Assigned task
Out of the records below, copy all lines in which the word "interest" occurs.

Material provided
══════

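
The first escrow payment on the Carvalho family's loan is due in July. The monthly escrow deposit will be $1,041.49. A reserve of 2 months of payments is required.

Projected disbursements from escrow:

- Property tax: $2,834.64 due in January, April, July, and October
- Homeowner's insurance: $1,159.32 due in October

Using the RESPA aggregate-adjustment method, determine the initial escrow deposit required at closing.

$4,745.62

Cushion = 2 × $1,041.49 = $2,082.98
Trial balance (start $0, +$1,041.49 each month, − disbursements):
  Jul: +$1,041.49 − $2,834.64 → -$1,793.15
  Aug: +$1,041.49 → -$751.66
  Sep: +$1,041.49 → $289.83
  Oct: +$1,041.49 − $3,993.96 → -$2,662.64
  Nov: +$1,041.49 → -$1,621.15
  Dec: +$1,041.49 → -$579.66
  Jan: +$1,041.49 − $2,834.64 → -$2,372.81
  Feb: +$1,041.49 → -$1,331.32
  Mar: +$1,041.49 → -$289.83
  Apr: +$1,041.49 − $2,834.64 → -$2,082.98
  May: +$1,041.49 → -$1,041.49
  Jun: +$1,041.49 → $0.00
Lowest trial balance = -$2,662.64 (Oct)
Initial deposit = cushion − low point = $2,082.98 − (-$2,662.64) = $4,745.62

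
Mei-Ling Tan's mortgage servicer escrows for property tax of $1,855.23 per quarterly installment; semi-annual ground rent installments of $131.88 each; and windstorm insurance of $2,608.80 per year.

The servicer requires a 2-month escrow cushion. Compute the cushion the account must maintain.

$1,715.58

Property tax — $1,855.23 × 4 = $7,420.92 annually
Ground rent — $131.88 × 2 = $263.76 annually
Windstorm insurance — $2,608.80 annually
Combined annual = $7,420.92 + $263.76 + $2,608.80 = $10,293.48
Monthly = $10,293.48 / 12 = $857.79
Reserve = 2 × $857.79 = $1,715.58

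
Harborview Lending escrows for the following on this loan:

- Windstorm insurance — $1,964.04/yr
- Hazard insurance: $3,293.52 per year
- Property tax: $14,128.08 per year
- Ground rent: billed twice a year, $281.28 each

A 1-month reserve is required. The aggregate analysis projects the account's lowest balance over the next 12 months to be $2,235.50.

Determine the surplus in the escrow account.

$573.15

Windstorm insurance: $1,964.04
Hazard insurance: $3,293.52
Property tax: $14,128.08
Ground rent: $281.28 × 2 = $562.56
Yearly total = $1,964.04 + $3,293.52 + $14,128.08 + $562.56 = $19,948.20
Base monthly escrow = $19,948.20 ÷ 12 = $1,662.35
Cushion = 1 × $1,662.35 = $1,662.35
Surplus = $2,235.50 − $1,662.35 = $573.15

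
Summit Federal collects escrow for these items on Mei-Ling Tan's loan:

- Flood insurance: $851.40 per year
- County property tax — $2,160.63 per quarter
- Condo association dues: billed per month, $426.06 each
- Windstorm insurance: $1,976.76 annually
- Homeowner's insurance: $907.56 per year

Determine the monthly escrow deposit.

Flood insurance — $851.40/yr
County property tax — $2,160.63 × 4 = $8,642.52/yr
Condo association dues — $426.06 × 12 = $5,112.72/yr
Windstorm insurance — $1,976.76/yr
Homeowner's insurance — $907.56/yr
Annual escrow total = $851.40 + $8,642.52 + $5,112.72 + $1,976.76 + $907.56 = $17,490.96
Monthly escrow = $17,490.96 / 12 = $1,457.58

$1,457.58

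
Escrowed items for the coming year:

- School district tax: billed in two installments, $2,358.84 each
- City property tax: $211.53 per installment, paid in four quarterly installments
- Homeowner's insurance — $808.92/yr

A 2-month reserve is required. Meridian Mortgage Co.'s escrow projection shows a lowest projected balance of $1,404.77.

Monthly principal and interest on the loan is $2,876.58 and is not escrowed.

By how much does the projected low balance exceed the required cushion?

School district tax = $2,358.84 × 2 = $4,717.68
City property tax = $211.53 × 4 = $846.12
Homeowner's insurance = $808.92
Yearly total = $4,717.68 + $846.12 + $808.92 = $6,372.72
Base monthly escrow = $6,372.72 / 12 = $531.06
Required cushion = 2 × $531.06 = $1,062.12
Excess over cushion: $1,404.77 − $1,062.12 = $342.65

$342.65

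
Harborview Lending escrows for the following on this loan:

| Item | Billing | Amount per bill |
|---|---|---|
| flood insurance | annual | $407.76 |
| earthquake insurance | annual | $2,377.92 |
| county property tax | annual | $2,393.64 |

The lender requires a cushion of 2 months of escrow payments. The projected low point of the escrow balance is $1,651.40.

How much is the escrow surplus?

$788.18

Flood insurance — $407.76
Earthquake insurance — $2,377.92
County property tax — $2,393.64
Yearly total = $407.76 + $2,377.92 + $2,393.64 = $5,179.32
Base monthly escrow = $5,179.32 ÷ 12 = $431.61
Required reserve = 2 × $431.61 = $863.22
Excess over cushion: $1,651.40 − $863.22 = $788.18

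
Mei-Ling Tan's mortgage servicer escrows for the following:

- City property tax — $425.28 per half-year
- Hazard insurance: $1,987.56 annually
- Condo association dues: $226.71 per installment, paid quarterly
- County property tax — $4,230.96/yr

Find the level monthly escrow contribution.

$664.66

City property tax: $425.28 × 2 = $850.56/yr
Hazard insurance: $1,987.56/yr
Condo association dues: $226.71 × 4 = $906.84/yr
County property tax: $4,230.96/yr
Total per year = $850.56 + $1,987.56 + $906.84 + $4,230.96 = $7,975.92
Monthly = $7,975.92 ÷ 12 = $664.66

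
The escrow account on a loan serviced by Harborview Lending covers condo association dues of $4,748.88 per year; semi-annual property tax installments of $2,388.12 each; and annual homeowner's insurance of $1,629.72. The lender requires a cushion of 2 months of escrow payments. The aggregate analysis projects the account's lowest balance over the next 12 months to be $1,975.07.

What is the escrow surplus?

Condo association dues — $4,748.88/yr
Property tax — $2,388.12 × 2 = $4,776.24/yr
Homeowner's insurance — $1,629.72/yr
Combined annual = $4,748.88 + $4,776.24 + $1,629.72 = $11,154.84
Monthly = $11,154.84 ÷ 12 = $929.57
Required reserve = 2 × $929.57 = $1,859.14
Excess over cushion: $1,975.07 − $1,859.14 = $115.93

$115.93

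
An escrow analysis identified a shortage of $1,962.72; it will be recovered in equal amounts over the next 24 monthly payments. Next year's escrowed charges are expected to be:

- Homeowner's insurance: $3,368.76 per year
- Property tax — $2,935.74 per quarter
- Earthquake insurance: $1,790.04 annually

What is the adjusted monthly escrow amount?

Homeowner's insurance — $3,368.76 per year
Property tax — $2,935.74 × 4 = $11,742.96 per year
Earthquake insurance — $1,790.04 per year
Total per year = $3,368.76 + $11,742.96 + $1,790.04 = $16,901.76
Monthly = $16,901.76 ÷ 12 = $1,408.48
Shortage per month = $1,962.72 ÷ 24 = $81.78
Adjusted monthly = $1,408.48 + $81.78 = $1,490.26

$1,490.26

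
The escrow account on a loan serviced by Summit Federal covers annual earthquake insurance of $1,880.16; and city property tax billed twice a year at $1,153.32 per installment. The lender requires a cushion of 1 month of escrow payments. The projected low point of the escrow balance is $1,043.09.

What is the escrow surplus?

$694.19

Earthquake insurance = $1,880.16 annually
City property tax = $1,153.32 × 2 = $2,306.64 annually
Total per year = $4,186.80
Per month = $4,186.80 ÷ 12 = $348.90
Cushion = 1 × $348.90 = $348.90
Surplus = $1,043.09 − $348.90 = $694.19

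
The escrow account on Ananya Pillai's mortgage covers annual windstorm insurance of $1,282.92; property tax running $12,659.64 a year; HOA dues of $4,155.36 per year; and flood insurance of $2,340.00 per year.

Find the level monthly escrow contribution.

$1,703.16

Windstorm insurance — $1,282.92
Property tax — $12,659.64
HOA dues — $4,155.36
Flood insurance — $2,340.00
Yearly total = $1,282.92 + $12,659.64 + $4,155.36 + $2,340.00 = $20,437.92
Base monthly escrow = $20,437.92 ÷ 12 = $1,703.16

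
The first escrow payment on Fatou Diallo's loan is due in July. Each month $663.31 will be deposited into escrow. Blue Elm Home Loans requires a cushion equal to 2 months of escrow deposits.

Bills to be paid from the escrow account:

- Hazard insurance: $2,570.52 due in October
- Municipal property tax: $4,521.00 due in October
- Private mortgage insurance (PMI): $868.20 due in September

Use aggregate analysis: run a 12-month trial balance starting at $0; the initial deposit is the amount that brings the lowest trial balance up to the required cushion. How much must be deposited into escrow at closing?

$6,633.10

Cushion = 2 × $663.31 = $1,326.62
Trial balance (start $0, +$663.31 each month, − disbursements):
  Jul: +$663.31 → $663.31
  Aug: +$663.31 → $1,326.62
  Sep: +$663.31 − $868.20 → $1,121.73
  Oct: +$663.31 − $7,091.52 → -$5,306.48
  Nov: +$663.31 → -$4,643.17
  Dec: +$663.31 → -$3,979.86
  Jan: +$663.31 → -$3,316.55
  Feb: +$663.31 → -$2,653.24
  Mar: +$663.31 → -$1,989.93
  Apr: +$663.31 → -$1,326.62
  May: +$663.31 → -$663.31
  Jun: +$663.31 → $0.00
Lowest trial balance = -$5,306.48 (Oct)
Initial deposit = cushion − low point = $1,326.62 − (-$5,306.48) = $6,633.10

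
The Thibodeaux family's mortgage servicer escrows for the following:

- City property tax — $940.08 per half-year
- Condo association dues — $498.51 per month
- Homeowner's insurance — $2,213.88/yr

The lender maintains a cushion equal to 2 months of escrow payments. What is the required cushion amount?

$1,679.36

City property tax: $940.08 × 2 = $1,880.16 annually
Condo association dues: $498.51 × 12 = $5,982.12 annually
Homeowner's insurance: $2,213.88 annually
Total annual escrow = $1,880.16 + $5,982.12 + $2,213.88 = $10,076.16
Per month = $10,076.16 / 12 = $839.68
Reserve = 2 × $839.68 = $1,679.36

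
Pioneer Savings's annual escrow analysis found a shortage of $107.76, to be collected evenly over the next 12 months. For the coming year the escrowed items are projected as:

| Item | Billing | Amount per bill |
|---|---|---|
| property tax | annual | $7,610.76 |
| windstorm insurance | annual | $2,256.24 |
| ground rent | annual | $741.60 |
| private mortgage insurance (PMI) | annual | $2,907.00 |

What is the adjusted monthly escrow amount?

$1,135.28

Property tax: $7,610.76
Windstorm insurance: $2,256.24
Ground rent: $741.60
Private mortgage insurance (PMI): $2,907.00
Total annual escrow = $7,610.76 + $2,256.24 + $741.60 + $2,907.00 = $13,515.60
Per month = $13,515.60 / 12 = $1,126.30
Shortage per month = $107.76 / 12 = $8.98
Adjusted monthly = $1,126.30 + $8.98 = $1,135.28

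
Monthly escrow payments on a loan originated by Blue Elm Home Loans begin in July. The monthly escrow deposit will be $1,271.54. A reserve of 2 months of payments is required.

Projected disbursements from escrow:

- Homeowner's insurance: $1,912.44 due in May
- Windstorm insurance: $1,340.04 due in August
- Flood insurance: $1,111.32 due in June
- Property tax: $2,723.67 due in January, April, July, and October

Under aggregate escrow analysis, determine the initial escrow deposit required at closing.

Cushion = 2 × $1,271.54 = $2,543.08
Trial balance (start $0, +$1,271.54 each month, − disbursements):
  Jul: +$1,271.54 − $2,723.67 → -$1,452.13
  Aug: +$1,271.54 − $1,340.04 → -$1,520.63
  Sep: +$1,271.54 → -$249.09
  Oct: +$1,271.54 − $2,723.67 → -$1,701.22
  Nov: +$1,271.54 → -$429.68
  Dec: +$1,271.54 → $841.86
  Jan: +$1,271.54 − $2,723.67 → -$610.27
  Feb: +$1,271.54 → $661.27
  Mar: +$1,271.54 → $1,932.81
  Apr: +$1,271.54 − $2,723.67 → $480.68
  May: +$1,271.54 − $1,912.44 → -$160.22
  Jun: +$1,271.54 − $1,111.32 → $0.00
Lowest trial balance = -$1,701.22 (Oct)
Initial deposit = cushion − low point = $2,543.08 − (-$1,701.22) = $4,244.30

$4,244.30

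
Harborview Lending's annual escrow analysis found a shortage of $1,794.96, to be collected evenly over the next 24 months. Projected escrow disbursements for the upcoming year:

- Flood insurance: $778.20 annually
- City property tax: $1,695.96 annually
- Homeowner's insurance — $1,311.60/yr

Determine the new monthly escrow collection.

$390.27

Flood insurance = $778.20 annually
City property tax = $1,695.96 annually
Homeowner's insurance = $1,311.60 annually
Combined annual = $3,785.76
Base monthly escrow = $3,785.76 ÷ 12 = $315.48
Shortage per month = $1,794.96 ÷ 24 = $74.79
New monthly escrow = $315.48 + $74.79 = $390.27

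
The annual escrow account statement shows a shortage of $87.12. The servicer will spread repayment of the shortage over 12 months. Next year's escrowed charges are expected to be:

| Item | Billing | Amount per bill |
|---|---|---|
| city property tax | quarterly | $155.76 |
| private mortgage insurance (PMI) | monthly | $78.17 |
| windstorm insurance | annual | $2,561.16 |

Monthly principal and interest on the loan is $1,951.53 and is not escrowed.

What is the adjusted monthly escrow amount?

City property tax — $155.76 × 4 = $623.04/yr
Private mortgage insurance (PMI) — $78.17 × 12 = $938.04/yr
Windstorm insurance — $2,561.16/yr
Combined annual = $623.04 + $938.04 + $2,561.16 = $4,122.24
Monthly escrow = $4,122.24 / 12 = $343.52
Shortage per month = $87.12 / 12 = $7.26
Adjusted monthly = $343.52 + $7.26 = $350.78

$350.78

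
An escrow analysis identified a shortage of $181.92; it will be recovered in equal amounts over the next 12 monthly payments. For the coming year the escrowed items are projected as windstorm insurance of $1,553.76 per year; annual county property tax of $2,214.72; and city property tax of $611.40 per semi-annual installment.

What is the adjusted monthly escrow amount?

Windstorm insurance = $1,553.76 per year
County property tax = $2,214.72 per year
City property tax = $611.40 × 2 = $1,222.80 per year
Combined annual = $4,991.28
Base monthly escrow = $4,991.28 / 12 = $415.94
Shortage spread = $181.92 / 12 = $15.16/mo
Adjusted monthly = $415.94 + $15.16 = $431.10

$431.10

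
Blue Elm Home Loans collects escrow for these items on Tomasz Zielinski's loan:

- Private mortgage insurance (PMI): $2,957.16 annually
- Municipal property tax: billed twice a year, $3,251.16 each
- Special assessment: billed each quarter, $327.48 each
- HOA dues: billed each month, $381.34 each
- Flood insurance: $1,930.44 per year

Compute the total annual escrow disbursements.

$17,275.92

Private mortgage insurance (PMI) = $2,957.16/yr
Municipal property tax = $3,251.16 × 2 = $6,502.32/yr
Special assessment = $327.48 × 4 = $1,309.92/yr
HOA dues = $381.34 × 12 = $4,576.08/yr
Flood insurance = $1,930.44/yr
Total per year = $2,957.16 + $6,502.32 + $1,309.92 + $4,576.08 + $1,930.44 = $17,275.92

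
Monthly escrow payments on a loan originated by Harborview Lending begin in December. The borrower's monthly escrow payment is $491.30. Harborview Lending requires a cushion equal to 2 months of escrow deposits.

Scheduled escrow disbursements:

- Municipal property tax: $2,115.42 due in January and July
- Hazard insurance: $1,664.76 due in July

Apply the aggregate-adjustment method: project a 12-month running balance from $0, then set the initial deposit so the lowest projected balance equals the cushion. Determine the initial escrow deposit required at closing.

$2,947.80

Cushion = 2 × $491.30 = $982.60
Trial balance (start $0, +$491.30 each month, − disbursements):
  Dec: +$491.30 → $491.30
  Jan: +$491.30 − $2,115.42 → -$1,132.82
  Feb: +$491.30 → -$641.52
  Mar: +$491.30 → -$150.22
  Apr: +$491.30 → $341.08
  May: +$491.30 → $832.38
  Jun: +$491.30 → $1,323.68
  Jul: +$491.30 − $3,780.18 → -$1,965.20
  Aug: +$491.30 → -$1,473.90
  Sep: +$491.30 → -$982.60
  Oct: +$491.30 → -$491.30
  Nov: +$491.30 → $0.00
Lowest trial balance = -$1,965.20 (Jul)
Initial deposit = cushion − low point = $982.60 − (-$1,965.20) = $2,947.80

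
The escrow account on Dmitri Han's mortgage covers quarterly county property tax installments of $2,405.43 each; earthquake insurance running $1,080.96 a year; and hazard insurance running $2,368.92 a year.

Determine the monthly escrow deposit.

$1,089.30

County property tax — $2,405.43 × 4 = $9,621.72/yr
Earthquake insurance — $1,080.96/yr
Hazard insurance — $2,368.92/yr
Annual escrow total = $9,621.72 + $1,080.96 + $2,368.92 = $13,071.60
Monthly escrow = $13,071.60 ÷ 12 = $1,089.30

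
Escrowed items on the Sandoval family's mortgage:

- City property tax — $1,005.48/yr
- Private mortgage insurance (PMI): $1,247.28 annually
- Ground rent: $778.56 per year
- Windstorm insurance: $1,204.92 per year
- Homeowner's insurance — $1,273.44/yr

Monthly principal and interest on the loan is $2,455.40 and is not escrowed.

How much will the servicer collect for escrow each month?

City property tax = $1,005.48/yr
Private mortgage insurance (PMI) = $1,247.28/yr
Ground rent = $778.56/yr
Windstorm insurance = $1,204.92/yr
Homeowner's insurance = $1,273.44/yr
Total per year = $5,509.68
Monthly escrow = $5,509.68 / 12 = $459.14

$459.14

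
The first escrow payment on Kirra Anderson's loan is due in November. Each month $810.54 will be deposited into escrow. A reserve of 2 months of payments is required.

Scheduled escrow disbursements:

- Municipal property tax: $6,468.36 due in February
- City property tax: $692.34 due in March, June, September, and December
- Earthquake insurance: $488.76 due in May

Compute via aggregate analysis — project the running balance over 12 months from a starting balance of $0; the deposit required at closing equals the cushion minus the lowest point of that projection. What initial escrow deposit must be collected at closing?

Cushion = 2 × $810.54 = $1,621.08
Trial balance (start $0, +$810.54 each month, − disbursements):
  Nov: +$810.54 → $810.54
  Dec: +$810.54 − $692.34 → $928.74
  Jan: +$810.54 → $1,739.28
  Feb: +$810.54 − $6,468.36 → -$3,918.54
  Mar: +$810.54 − $692.34 → -$3,800.34
  Apr: +$810.54 → -$2,989.80
  May: +$810.54 − $488.76 → -$2,668.02
  Jun: +$810.54 − $692.34 → -$2,549.82
  Jul: +$810.54 → -$1,739.28
  Aug: +$810.54 → -$928.74
  Sep: +$810.54 − $692.34 → -$810.54
  Oct: +$810.54 → $0.00
Lowest trial balance = -$3,918.54 (Feb)
Initial deposit = cushion − low point = $1,621.08 − (-$3,918.54) = $5,539.62

$5,539.62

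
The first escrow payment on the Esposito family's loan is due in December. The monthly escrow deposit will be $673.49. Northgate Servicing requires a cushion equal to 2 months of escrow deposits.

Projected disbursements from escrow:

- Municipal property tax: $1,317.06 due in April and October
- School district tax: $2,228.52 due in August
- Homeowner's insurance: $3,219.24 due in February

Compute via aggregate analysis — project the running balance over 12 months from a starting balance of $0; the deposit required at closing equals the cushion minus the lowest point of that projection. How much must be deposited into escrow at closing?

Cushion = 2 × $673.49 = $1,346.98
Trial balance (start $0, +$673.49 each month, − disbursements):
  Dec: +$673.49 → $673.49
  Jan: +$673.49 → $1,346.98
  Feb: +$673.49 − $3,219.24 → -$1,198.77
  Mar: +$673.49 → -$525.28
  Apr: +$673.49 − $1,317.06 → -$1,168.85
  May: +$673.49 → -$495.36
  Jun: +$673.49 → $178.13
  Jul: +$673.49 → $851.62
  Aug: +$673.49 − $2,228.52 → -$703.41
  Sep: +$673.49 → -$29.92
  Oct: +$673.49 − $1,317.06 → -$673.49
  Nov: +$673.49 → $0.00
Lowest trial balance = -$1,198.77 (Feb)
Initial deposit = cushion − low point = $1,346.98 − (-$1,198.77) = $2,545.75

$2,545.75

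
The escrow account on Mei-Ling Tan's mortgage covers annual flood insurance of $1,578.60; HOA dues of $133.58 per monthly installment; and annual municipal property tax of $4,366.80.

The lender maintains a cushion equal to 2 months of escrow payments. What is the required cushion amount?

$1,258.06

Flood insurance: $1,578.60/yr
HOA dues: $133.58 × 12 = $1,602.96/yr
Municipal property tax: $4,366.80/yr
Yearly total = $1,578.60 + $1,602.96 + $4,366.80 = $7,548.36
Monthly escrow = $7,548.36 ÷ 12 = $629.03
Reserve = 2 × $629.03 = $1,258.06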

══════

Worked solution
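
Monthly principal and interest on the loan is $2,876.58 and is not escrowed.
Monthly principal and interest on the loan is $1,951.53 and is not escrowed.
Monthly principal and interest on the loan is $2,455.40 and is not escrowed.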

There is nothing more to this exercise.